Data in this exercise Block Start
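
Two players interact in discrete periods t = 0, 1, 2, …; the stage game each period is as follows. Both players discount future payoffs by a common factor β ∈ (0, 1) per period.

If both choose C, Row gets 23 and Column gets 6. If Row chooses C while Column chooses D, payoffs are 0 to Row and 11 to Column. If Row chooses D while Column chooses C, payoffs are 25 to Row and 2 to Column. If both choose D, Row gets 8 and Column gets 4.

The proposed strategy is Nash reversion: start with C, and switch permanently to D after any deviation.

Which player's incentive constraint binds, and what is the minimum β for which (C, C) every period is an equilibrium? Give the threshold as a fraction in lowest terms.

For Row: deviation gain 25−23 = 2, per-period punishment loss 23−8 = 15. IC gives β ≥ 2/17.
For Column: gain 5, loss 2 per period, so β ≥ 5/7.
The tighter constraint is Column's, so cooperation needs β ≥ 5/7.

Column; β ≥ 5/7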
Data in this exercise Block End
**What is expected:** Only the lines from the one containing "The proposed strategy" through the end of the entries above belong in the answer; repeat them exactly.

**Solution to the exercise:**
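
The proposed strategy is Nash reversion: start with C, and switch permanently to D after any deviation.

Which player's incentive constraint binds, and what is the minimum β for which (C, C) every period is an equilibrium? Give the threshold as a fraction in lowest terms.

For Row: deviation gain 25−23 = 2, per-period punishment loss 23−8 = 15. IC gives β ≥ 2/17.
For Column: gain 5, loss 2 per period, so β ≥ 5/7.
The tighter constraint is Column's, so cooperation needs β ≥ 5/7.

Column; β ≥ 5/7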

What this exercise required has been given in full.